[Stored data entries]

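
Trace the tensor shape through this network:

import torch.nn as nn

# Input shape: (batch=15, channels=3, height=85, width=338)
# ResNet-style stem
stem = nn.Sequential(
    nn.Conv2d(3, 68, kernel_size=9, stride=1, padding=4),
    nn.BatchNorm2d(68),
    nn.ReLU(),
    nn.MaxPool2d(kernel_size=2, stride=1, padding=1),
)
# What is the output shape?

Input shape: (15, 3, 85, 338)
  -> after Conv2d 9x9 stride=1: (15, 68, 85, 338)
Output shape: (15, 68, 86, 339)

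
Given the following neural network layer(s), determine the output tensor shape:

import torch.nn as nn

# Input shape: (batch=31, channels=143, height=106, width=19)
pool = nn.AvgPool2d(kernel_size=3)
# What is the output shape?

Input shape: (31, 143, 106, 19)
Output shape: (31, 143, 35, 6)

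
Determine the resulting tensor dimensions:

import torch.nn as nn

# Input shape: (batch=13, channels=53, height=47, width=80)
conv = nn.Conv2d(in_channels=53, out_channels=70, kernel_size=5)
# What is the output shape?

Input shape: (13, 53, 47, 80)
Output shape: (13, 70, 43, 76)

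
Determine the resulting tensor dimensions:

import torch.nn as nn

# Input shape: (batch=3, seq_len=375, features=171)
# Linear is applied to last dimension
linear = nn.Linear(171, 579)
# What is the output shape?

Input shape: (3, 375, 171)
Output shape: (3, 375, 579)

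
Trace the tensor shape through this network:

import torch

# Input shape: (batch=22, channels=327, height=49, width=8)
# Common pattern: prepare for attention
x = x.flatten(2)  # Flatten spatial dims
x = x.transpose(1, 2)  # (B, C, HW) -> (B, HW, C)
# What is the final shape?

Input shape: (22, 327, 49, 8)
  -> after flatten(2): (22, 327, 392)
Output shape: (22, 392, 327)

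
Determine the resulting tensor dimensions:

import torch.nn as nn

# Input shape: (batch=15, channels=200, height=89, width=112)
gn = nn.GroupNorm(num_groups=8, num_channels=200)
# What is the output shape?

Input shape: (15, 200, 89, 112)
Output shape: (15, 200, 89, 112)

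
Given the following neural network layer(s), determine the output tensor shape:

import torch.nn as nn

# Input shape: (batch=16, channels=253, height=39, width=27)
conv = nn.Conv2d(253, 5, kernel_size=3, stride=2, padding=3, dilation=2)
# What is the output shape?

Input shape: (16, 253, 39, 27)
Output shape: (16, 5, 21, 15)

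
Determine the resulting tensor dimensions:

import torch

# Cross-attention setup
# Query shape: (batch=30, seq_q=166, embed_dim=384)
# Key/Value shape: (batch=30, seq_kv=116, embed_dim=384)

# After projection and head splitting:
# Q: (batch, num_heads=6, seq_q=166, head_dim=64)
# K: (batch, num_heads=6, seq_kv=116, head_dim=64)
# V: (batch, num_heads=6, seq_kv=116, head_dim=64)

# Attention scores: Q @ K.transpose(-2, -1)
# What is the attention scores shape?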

▶ [Problem details]
One stretch of the lines above is wanted, from the line that contains "# Input shape: (batch=13, channels=53, height=47, width=80)" through the line that contains "linear = nn.Linear(171, 579)". Output it exactly.

▶ [Response to this exercise]
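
# Input shape: (batch=13, channels=53, height=47, width=80)
conv = nn.Conv2d(in_channels=53, out_channels=70, kernel_size=5)
# What is the output shape?

Input shape: (13, 53, 47, 80)
Output shape: (13, 70, 43, 76)

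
Determine the resulting tensor dimensions:

import torch.nn as nn

# Input shape: (batch=3, seq_len=375, features=171)
# Linear is applied to last dimension
linear = nn.Linear(171, 579)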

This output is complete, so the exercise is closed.